▶ PROBLEM STATEMENT: Copy all of the records exactly.
═════ MATERIAL FOR THIS EXERCISE
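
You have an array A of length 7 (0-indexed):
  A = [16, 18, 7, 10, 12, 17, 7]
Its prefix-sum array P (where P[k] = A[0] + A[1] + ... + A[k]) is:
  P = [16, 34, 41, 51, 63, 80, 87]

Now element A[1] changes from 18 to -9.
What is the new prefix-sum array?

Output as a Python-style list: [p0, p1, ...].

Answer: [16, 7, 14, 24, 36, 53, 60]

Derivation:
Change: A[1] 18 -> -9, delta = -27
P[k] for k < 1: unchanged (A[1] not included)
P[k] for k >= 1: shift by delta = -27
  P[0] = 16 + 0 = 16
  P[1] = 34 + -27 = 7
  P[2] = 41 + -27 = 14
  P[3] = 51 + -27 = 24
  P[4] = 63 + -27 = 36
  P[5] = 80 + -27 = 53
  P[6] = 87 + -27 = 60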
══════════
▶ EXERCISE RESPONSE:
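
You have an array A of length 7 (0-indexed):
  A = [16, 18, 7, 10, 12, 17, 7]
Its prefix-sum array P (where P[k] = A[0] + A[1] + ... + A[k]) is:
  P = [16, 34, 41, 51, 63, 80, 87]

Now element A[1] changes from 18 to -9.
What is the new prefix-sum array?

Output as a Python-style list: [p0, p1, ...].

Answer: [16, 7, 14, 24, 36, 53, 60]

Derivation:
Change: A[1] 18 -> -9, delta = -27
P[k] for k < 1: unchanged (A[1] not included)
P[k] for k >= 1: shift by delta = -27
  P[0] = 16 + 0 = 16
  P[1] = 34 + -27 = 7
  P[2] = 41 + -27 = 14
  P[3] = 51 + -27 = 24
  P[4] = 63 + -27 = 36
  P[5] = 80 + -27 = 53
  P[6] = 87 + -27 = 60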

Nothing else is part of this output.